Segment Start: Material provided

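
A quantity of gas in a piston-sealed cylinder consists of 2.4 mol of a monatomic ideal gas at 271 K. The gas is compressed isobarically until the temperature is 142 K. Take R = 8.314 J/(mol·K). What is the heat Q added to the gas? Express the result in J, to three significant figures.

Q ≈ -6440 J

Isobaric: W = nRΔT = (2.4)(8.314)(-129) = -2574 J.
ΔU = nCᵥΔT with Cᵥ = 3R/2: ΔU = (2.4)(12.47)(-129) = -3861 J.
Q = ΔU + W = -3861 − 2574 = -6435 J.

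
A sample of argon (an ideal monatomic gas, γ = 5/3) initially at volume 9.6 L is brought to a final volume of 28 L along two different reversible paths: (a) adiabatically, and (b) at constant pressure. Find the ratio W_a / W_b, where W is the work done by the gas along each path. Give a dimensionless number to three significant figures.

Path (a) adiabatic: W = P₁V₁(1 − (V₁/V₂)^(γ−1))/(γ−1) → W_a/(P₁V₁) = 0.7652.
Path (b) isobaric: W = P₁(V₂ − V₁) → W_b/(P₁V₁) = 1.917.
W_a / W_b = 0.7652 / 1.917 = 0.3992.

W_a / W_b ≈ 0.399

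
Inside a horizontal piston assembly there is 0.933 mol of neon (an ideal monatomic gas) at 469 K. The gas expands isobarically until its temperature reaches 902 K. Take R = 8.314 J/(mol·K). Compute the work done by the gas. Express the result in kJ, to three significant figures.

W ≈ 3.36 kJ

Isobaric: W = P ΔV = nR ΔT.
W = (0.933)(8.314)(902 − 469) = 3359 J.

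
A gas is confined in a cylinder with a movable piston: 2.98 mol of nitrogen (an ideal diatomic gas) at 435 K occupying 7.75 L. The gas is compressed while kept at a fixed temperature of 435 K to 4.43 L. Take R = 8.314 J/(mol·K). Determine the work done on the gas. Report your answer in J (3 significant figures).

W ≈ 6030 J

Isothermal: W = nRT ln(V₂/V₁).
W = (2.98)(8.314)(435) × ln(4.43/7.75)
  = 10777 × -0.5593
W_by_gas = -6028 J; work on gas = −W_by = 6028 J.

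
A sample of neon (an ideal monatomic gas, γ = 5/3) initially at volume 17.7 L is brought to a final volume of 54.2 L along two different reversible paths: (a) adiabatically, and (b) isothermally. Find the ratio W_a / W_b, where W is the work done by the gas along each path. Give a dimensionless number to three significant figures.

Path (a) adiabatic: W = P₁V₁(1 − (V₁/V₂)^(γ−1))/(γ−1) → W_a/(P₁V₁) = 0.7887.
Path (b) isothermal: W = P₁V₁ ln(V₂/V₁) → W_b/(P₁V₁) = 1.119.
W_a / W_b = 0.7887 / 1.119 = 0.7047.

W_a / W_b ≈ 0.705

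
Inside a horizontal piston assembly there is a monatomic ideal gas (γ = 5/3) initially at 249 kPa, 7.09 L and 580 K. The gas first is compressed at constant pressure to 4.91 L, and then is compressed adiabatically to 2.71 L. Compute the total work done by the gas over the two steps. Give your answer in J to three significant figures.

Step 1 (isobaric): W = PΔV = (249 kPa)(4.91 − 7.09 L) = -542.8 J.
After step 1: P = 249 kPa, V = 4.91 L, T = 401.7 K.
Step 2 (adiabatic): W = (P₁V₁ − P₂V₂)/(γ−1) = (1223 − 1817)/0.667 = -891.6 J.
W_total = -542.8 − 891.6 = -1434 J.

W_total ≈ -1430 J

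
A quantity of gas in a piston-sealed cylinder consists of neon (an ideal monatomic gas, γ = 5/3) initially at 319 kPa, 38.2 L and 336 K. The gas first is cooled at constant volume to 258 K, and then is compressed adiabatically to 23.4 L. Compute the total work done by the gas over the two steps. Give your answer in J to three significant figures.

Step 1 (isochoric): W = 0 (constant volume).
After step 1: P = 244.9 kPa (V unchanged).
Step 2 (adiabatic): W = (P₁V₁ − P₂V₂)/(γ−1) = (9357 − 12973)/0.667 = -5424 J.
W_total = 0 − 5424 = -5424 J.

W_total ≈ -5420 J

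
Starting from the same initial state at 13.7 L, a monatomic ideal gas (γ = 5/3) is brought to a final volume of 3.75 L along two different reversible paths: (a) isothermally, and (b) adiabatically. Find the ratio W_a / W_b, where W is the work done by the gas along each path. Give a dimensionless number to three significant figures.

Path (a) isothermal: W = P₁V₁ ln(V₂/V₁) → W_a/(P₁V₁) = -1.296.
Path (b) adiabatic: W = P₁V₁(1 − (V₁/V₂)^(γ−1))/(γ−1) → W_b/(P₁V₁) = -2.058.
W_a / W_b = -1.296 / -2.058 = 0.6295.

W_a / W_b ≈ 0.630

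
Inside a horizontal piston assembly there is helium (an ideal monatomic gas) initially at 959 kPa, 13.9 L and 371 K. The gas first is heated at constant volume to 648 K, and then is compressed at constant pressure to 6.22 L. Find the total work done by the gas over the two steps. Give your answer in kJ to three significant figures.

Step 1 (isochoric): W = 0 (constant volume).
After step 1: P = 1675 kPa (V unchanged).
Step 2 (isobaric): W = PΔV = (1675 kPa)(6.22 − 13.9 L) = -12864 J.
W_total = 0 − 12864 = -12864 J.

W_total ≈ -12.9 kJ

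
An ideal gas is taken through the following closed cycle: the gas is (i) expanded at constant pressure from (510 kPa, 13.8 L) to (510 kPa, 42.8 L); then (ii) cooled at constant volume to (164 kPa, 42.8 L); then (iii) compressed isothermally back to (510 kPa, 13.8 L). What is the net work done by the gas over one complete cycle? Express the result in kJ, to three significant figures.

Leg (i): W = PΔV = (510)(42.8 − 13.8) = 14790 J.
Leg (ii): W = 0.
Leg (iii): W = PᵢVᵢ ln(V_f/Vᵢ) = (7019) ln(13.8/42.8) = -7945 J.
W_net = 14790 − 7945 = 6845 J.

W_net ≈ 6.85 kJ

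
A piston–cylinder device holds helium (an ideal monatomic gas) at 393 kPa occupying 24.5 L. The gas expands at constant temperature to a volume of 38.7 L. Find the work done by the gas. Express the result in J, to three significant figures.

Isothermal: W = nRT ln(V₂/V₁) = P₁V₁ ln(V₂/V₁).
P₁V₁ = (393 kPa)(24.5 L) = 9628 J.
W = 9628 × ln(38.7/24.5) = 9628 × 0.4572
W_by_gas = 4402 J.

W ≈ 4400 J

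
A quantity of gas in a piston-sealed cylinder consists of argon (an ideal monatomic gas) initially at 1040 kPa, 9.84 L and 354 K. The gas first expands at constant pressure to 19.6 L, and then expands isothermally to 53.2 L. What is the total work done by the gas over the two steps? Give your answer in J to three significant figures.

Step 1 (isobaric): W = PΔV = (1040 kPa)(19.6 − 9.84 L) = 10150 J.
After step 1: P = 1040 kPa, V = 19.6 L, T = 705.1 K.
Step 2 (isothermal): W = P₁V₁ ln(V₂/V₁) = (20384) ln(53.2/19.6) = 20354 J.
W_total = 10150 + 20354 = 30504 J.

W_total ≈ 30500 J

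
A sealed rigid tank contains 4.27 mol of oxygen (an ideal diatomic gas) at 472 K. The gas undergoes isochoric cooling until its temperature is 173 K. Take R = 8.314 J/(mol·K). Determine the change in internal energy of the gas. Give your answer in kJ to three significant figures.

ΔU ≈ -26.5 kJ

Constant volume ⇒ W = 0, so Q = ΔU = nCᵥΔT with Cᵥ = 5R/2 = 20.79 J/(mol·K).
ΔU = (4.27)(20.79)(173 − 472) = -26537 J.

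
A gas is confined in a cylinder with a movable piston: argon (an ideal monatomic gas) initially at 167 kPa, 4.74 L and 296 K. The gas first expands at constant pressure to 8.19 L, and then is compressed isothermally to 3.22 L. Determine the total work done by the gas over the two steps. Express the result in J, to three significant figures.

Step 1 (isobaric): W = PΔV = (167 kPa)(8.19 − 4.74 L) = 576.1 J.
After step 1: P = 167 kPa, V = 8.19 L, T = 511.4 K.
Step 2 (isothermal): W = P₁V₁ ln(V₂/V₁) = (1368) ln(3.22/8.19) = -1277 J.
W_total = 576.1 − 1277 = -700.7 J.

W_total ≈ -701 J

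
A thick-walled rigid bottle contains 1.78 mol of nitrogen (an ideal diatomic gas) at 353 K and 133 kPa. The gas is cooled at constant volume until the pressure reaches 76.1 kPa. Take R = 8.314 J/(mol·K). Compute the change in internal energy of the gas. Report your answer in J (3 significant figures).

Constant volume ⇒ W = 0, so Q = ΔU = nCᵥΔT with Cᵥ = 5R/2 = 20.79 J/(mol·K).
At constant V, T₂/T₁ = P₂/P₁ ⇒ ΔT = T₁(P₂/P₁ − 1) = 353·(76.1/133 − 1) = -151 K.
ΔU = (1.78)(20.79)(-151) = -5587 J.

ΔU ≈ -5590 J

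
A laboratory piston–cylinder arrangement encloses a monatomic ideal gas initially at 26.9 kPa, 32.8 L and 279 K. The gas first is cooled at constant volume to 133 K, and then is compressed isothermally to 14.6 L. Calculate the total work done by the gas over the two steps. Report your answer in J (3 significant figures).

Step 1 (isochoric): W = 0 (constant volume).
After step 1: P = 12.82 kPa (V unchanged).
Step 2 (isothermal): W = P₁V₁ ln(V₂/V₁) = (420.6) ln(14.6/32.8) = -340.4 J.
W_total = 0 − 340.4 = -340.4 J.

W_total ≈ -340 J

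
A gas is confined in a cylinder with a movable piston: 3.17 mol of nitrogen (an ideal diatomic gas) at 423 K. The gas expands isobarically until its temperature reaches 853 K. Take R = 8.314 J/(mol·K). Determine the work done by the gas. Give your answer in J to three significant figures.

W ≈ 11300 J

Isobaric: W = P ΔV = nR ΔT.
W = (3.17)(8.314)(853 − 423) = 11333 J.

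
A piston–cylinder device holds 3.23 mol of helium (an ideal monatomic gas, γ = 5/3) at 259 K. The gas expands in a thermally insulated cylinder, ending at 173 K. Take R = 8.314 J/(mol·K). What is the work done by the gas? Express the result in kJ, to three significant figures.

W ≈ 3.46 kJ

Adiabatic ⇒ Q = 0, so W_by = −ΔU = nCᵥ(T₁ − T₂).
Cᵥ = 3R/2 = 12.47 J/(mol·K).
W = (3.23)(12.47)(259 − 173) = 3464 J.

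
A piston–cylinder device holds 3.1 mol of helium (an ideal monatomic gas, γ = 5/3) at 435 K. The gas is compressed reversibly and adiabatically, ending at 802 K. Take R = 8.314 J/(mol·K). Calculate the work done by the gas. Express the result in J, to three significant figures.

W ≈ -14200 J

Adiabatic ⇒ Q = 0, so W_by = −ΔU = nCᵥ(T₁ − T₂).
Cᵥ = 3R/2 = 12.47 J/(mol·K).
W = (3.1)(12.47)(435 − 802) = -14188 J.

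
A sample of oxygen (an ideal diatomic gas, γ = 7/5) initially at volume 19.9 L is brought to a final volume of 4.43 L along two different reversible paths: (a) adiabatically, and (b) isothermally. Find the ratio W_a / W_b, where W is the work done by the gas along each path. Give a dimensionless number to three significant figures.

W_a / W_b ≈ 1.37

Path (a) adiabatic: W = P₁V₁(1 − (V₁/V₂)^(γ−1))/(γ−1) → W_a/(P₁V₁) = -2.06.
Path (b) isothermal: W = P₁V₁ ln(V₂/V₁) → W_b/(P₁V₁) = -1.502.
W_a / W_b = -2.06 / -1.502 = 1.371.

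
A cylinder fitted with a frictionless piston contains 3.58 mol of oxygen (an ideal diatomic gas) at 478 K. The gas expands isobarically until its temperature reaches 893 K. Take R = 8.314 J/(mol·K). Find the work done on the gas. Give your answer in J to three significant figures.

W ≈ -12400 J

Isobaric: W = P ΔV = nR ΔT.
W = (3.58)(8.314)(893 − 478) = 12352 J.
Work on gas = −W_by = -12352 J.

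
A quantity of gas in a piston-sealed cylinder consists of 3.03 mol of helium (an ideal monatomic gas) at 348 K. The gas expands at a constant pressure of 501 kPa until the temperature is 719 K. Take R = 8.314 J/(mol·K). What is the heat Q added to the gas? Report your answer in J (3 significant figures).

Q ≈ 23400 J

Isobaric: W = nRΔT = (3.03)(8.314)(371) = 9346 J.
ΔU = nCᵥΔT with Cᵥ = 3R/2: ΔU = (3.03)(12.47)(371) = 14019 J.
Q = ΔU + W = 14019 + 9346 = 23365 J.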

Segment End: Material provided

● **Work task**
Exactly the lines from the one containing "A quantity of gas in a piston-sealed cylinder consists of 3.03" through the final line of the records above are needed, copied word for word.

● **Output for this exercise**
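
A quantity of gas in a piston-sealed cylinder consists of 3.03 mol of helium (an ideal monatomic gas) at 348 K. The gas expands at a constant pressure of 501 kPa until the temperature is 719 K. Take R = 8.314 J/(mol·K). What is the heat Q added to the gas? Report your answer in J (3 significant figures).

Q ≈ 23400 J

Isobaric: W = nRΔT = (3.03)(8.314)(371) = 9346 J.
ΔU = nCᵥΔT with Cᵥ = 3R/2: ΔU = (3.03)(12.47)(371) = 14019 J.
Q = ΔU + W = 14019 + 9346 = 23365 J.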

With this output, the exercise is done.